Materials provided
--- START ---

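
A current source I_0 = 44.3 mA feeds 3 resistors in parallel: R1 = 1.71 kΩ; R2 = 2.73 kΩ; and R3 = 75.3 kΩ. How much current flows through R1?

I ≈ 26.9 mA

ΣG = 1/1.71 + 1/2.73 + 1/75.3 = 0.9644.
Current divider: I(R1) = I_0 · G_k/ΣG = 44.3 × (0.5848/0.9644) = 44.3 × 0.6064 = 26.86 mA.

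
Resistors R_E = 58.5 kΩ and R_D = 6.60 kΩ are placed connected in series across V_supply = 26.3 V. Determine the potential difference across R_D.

ΣR = 58.5 + 6.60 = 65.10 kΩ.
V = V_supply · R/ΣR = 26.3 × 0.1014 = 2.666 V.

V ≈ 2.67 V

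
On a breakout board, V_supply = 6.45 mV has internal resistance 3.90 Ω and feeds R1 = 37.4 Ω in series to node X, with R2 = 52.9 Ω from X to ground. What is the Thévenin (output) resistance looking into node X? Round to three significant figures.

R_th ≈ 23.2 Ω

R1' = 3.90 + 37.4 = 41.30 Ω (source resistance + R1).
With V_supply suppressed (replaced by a short), R_th = R1' ‖ R2 = (41.30 × 52.9)/(41.30 + 52.9) = 23.19 Ω.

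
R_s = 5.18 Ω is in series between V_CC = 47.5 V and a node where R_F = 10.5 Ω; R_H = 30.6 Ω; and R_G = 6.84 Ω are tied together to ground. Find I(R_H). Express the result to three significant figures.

Parallel bank: R_p = 1/(1/10.5 + 1/30.6 + 1/6.84) = 3.648 Ω.
Node voltage V_A = V_CC · R_p/(R_s + R_p) = 47.5 × 0.4132 = 19.63 V.
Branch current I = V_A/R_H = 19.63/30.6 = 0.6415 A.

I ≈ 0.641 A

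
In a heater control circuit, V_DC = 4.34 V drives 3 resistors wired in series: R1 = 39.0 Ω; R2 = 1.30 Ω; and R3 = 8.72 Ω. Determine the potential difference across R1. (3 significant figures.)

Series total: ΣR = 39.0 + 1.30 + 8.72 = 49.02 Ω.
Voltage divider: V = V_DC · (39.00 / 49.02) = 4.34 × 0.7956 = 3.453 V.

V ≈ 3.45 V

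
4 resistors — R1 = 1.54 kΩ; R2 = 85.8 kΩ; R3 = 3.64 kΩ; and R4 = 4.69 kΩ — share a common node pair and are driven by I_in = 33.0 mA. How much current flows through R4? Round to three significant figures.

I ≈ 6.12 mA

ΣG = 1/1.54 + 1/85.8 + 1/3.64 + 1/4.69 = 1.149.
Current divider: I(R4) = I_in · G_k/ΣG = 33.0 × (0.2132/1.149) = 33.0 × 0.1856 = 6.124 mA.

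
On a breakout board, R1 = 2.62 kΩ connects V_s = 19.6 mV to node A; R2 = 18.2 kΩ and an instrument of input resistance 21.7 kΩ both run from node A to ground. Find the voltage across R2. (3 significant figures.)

First combine the lower leg with the load: R2 ‖ R_L = 9.898 kΩ.
Now apply the divider: V_out = 19.6 × 0.7907 = 15.50 mV.

V_out ≈ 15.5 mV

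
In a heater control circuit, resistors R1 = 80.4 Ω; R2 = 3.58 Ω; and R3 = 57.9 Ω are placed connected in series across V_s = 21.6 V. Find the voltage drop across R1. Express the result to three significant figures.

Series total: ΣR = 80.4 + 3.58 + 57.9 = 141.9 Ω.
By the voltage-divider rule, V = 21.6 × 80.40/141.9 = 12.24 V.

V ≈ 12.2 V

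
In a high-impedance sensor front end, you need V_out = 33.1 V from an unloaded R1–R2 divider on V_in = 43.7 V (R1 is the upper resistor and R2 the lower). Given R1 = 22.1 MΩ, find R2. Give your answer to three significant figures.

V_out/V_in = R2/(R1+R2) = 0.7574.
Rearranging, R2 = R1·k/(1−k) = 22.1 × 3.123 = 69.01 MΩ.

R2 ≈ 69.0 MΩ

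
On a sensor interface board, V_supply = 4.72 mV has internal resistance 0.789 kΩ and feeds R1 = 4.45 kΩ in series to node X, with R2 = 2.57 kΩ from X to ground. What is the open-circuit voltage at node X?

V_th ≈ 1.55 mV

R1' = 0.789 + 4.45 = 5.239 kΩ (source resistance + R1).
V_th is the unloaded tap voltage: V_supply · R2/(R1'+R2) = 4.72 × 0.3291 = 1.553 mV.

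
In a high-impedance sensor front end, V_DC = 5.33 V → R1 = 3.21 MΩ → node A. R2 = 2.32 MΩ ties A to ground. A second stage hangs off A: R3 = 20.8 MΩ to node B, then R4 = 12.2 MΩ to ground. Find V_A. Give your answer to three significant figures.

The second stage (R3 + R4 = 33.00 MΩ) loads node A in parallel with R2.
Effective lower resistance at A: R2 ‖ 33.00 = 2.168 MΩ.
First divider: V_A = V_DC · 2.168/(3.21 + 2.168) = 2.148 V.

V_A ≈ 2.15 V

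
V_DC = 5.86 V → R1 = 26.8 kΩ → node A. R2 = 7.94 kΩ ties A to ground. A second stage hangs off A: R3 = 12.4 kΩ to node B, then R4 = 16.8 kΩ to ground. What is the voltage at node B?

The second stage (R3 + R4 = 29.20 kΩ) loads node A in parallel with R2.
Effective lower resistance at A: R2 ‖ 29.20 = 6.243 kΩ.
So V_A = 5.86 × 0.1889 = 1.107 V.
V_B = V_A × 0.5753 = 0.6370 V.

V_B ≈ 0.637 V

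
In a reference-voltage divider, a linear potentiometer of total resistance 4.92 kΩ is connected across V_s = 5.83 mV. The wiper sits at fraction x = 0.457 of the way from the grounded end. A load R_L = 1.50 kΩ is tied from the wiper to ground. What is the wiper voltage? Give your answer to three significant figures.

The pot divides into 2.672 kΩ above the wiper and 2.248 kΩ below.
R_L loads the lower segment: effective lower R = 0.8998 kΩ.
V_out = 5.83 × 0.8998/(2.672 + 0.8998) = 1.469 mV.

V_out ≈ 1.47 mV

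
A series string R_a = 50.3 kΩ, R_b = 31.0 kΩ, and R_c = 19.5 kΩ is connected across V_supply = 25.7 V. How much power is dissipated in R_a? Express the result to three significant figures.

P ≈ 3.27 mW

ΣR = 100.8 kΩ → I = 25.7/100.8 = 0.2550 mA.
P = I²R = 0.06500 × 50.3 = 3.270 mW.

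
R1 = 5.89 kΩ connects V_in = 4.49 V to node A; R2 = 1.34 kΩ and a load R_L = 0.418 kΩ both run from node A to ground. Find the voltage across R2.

First combine the lower leg with the load: R2 ‖ R_L = 0.3186 kΩ.
Now apply the divider: V_out = 4.49 × 0.05132 = 0.2304 V.

V_out ≈ 0.230 V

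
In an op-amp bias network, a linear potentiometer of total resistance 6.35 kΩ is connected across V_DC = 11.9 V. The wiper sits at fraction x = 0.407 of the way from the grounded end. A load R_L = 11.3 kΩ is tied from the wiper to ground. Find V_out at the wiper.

The pot divides into 3.766 kΩ above the wiper and 2.584 kΩ below.
R_L loads the lower segment: effective lower R = 2.103 kΩ.
Loaded-divider output: V_out = 11.9 × 0.3584 = 4.265 V.
(Unloaded: V_out = x·V_DC = 4.84 V.)

V_out ≈ 4.26 V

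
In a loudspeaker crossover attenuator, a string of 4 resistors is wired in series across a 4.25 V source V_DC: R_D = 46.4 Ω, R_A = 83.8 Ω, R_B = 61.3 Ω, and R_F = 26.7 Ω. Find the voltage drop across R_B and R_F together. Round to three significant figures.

V ≈ 1.71 V

Series total: ΣR = 46.4 + 83.8 + 61.3 + 26.7 = 218.2 Ω.
R_{R_B..R_F} = 61.3 + 26.7 = 88.00 Ω.
V = V_DC · R/ΣR = 4.25 × 0.4033 = 1.714 V.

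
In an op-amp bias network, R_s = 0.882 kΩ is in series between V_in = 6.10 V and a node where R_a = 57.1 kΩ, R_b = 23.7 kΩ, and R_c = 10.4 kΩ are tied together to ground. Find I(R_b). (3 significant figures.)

Combine the parallel branches: R_p = (1/57.1 + 1/23.7 + 1/10.4)⁻¹ = 6.416 kΩ.
Node voltage V_A = V_in · R_p/(R_s + R_p) = 6.10 × 0.8791 = 5.363 V.
Branch current I = V_A/R_b = 5.363/23.7 = 0.2263 mA.

I ≈ 0.226 mA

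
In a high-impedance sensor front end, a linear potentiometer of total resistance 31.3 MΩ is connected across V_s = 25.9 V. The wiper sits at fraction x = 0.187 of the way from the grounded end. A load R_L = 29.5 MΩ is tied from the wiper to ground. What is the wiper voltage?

V_out ≈ 4.17 V

The pot divides into 25.45 MΩ above the wiper and 5.853 MΩ below.
(x·R_p) ‖ R_L = 4.884 MΩ.
Then V_out = V_s · 4.884/(25.45 + 4.884) = 4.171 V.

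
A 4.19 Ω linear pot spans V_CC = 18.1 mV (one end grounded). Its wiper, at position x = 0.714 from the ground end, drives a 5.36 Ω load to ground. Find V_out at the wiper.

Split the track: R_lower = x·R_p = 2.992 Ω, R_upper = (1−x)·R_p = 1.198 Ω.
(x·R_p) ‖ R_L = 1.920 Ω.
Then V_out = V_CC · 1.920/(1.198 + 1.920) = 11.14 mV.

V_out ≈ 11.1 mV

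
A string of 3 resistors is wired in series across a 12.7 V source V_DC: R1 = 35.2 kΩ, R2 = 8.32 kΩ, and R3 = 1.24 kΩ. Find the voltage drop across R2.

Total series resistance ΣR = 35.2 + 8.32 + 1.24 = 44.76 kΩ.
By the voltage-divider rule, V = 12.7 × 8.320/44.76 = 2.361 V.

V ≈ 2.36 V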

--- END ---

To do
Transcribe nothing except the lines from the one with "A string of 3" through the end of the data above, each exactly as it appears.

Task answer
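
A string of 3 resistors is wired in series across a 12.7 V source V_DC: R1 = 35.2 kΩ, R2 = 8.32 kΩ, and R3 = 1.24 kΩ. Find the voltage drop across R2.

Total series resistance ΣR = 35.2 + 8.32 + 1.24 = 44.76 kΩ.
By the voltage-divider rule, V = 12.7 × 8.320/44.76 = 2.361 V.

V ≈ 2.36 V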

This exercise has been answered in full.